> [Dataset records]:
=====

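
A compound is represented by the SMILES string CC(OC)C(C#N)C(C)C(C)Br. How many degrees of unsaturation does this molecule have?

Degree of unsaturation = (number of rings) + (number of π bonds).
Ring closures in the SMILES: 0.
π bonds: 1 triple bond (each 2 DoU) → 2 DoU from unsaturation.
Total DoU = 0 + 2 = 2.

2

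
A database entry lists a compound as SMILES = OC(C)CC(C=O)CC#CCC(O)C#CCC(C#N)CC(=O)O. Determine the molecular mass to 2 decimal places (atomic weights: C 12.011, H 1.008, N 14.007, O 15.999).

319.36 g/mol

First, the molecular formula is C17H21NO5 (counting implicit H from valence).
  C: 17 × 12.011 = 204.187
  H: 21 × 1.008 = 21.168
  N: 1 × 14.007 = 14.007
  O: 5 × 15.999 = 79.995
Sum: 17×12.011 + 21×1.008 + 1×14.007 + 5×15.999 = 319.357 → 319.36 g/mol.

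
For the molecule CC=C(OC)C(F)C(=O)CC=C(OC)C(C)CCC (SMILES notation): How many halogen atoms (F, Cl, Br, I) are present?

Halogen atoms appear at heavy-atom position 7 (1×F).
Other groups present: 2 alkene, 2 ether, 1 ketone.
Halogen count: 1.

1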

=====

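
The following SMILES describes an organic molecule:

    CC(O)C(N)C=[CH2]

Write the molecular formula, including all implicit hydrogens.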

=====

> [What you have to do]: Taking the lines above, repeat exactly those from the line that contains "The following SMILES" through the line that contains "Write the molecular", and both of those lines as well. Include nothing else.

> [Answer space]:
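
The following SMILES describes an organic molecule:

    CC(O)C(N)C=[CH2]

Write the molecular formula, including all implicit hydrogens.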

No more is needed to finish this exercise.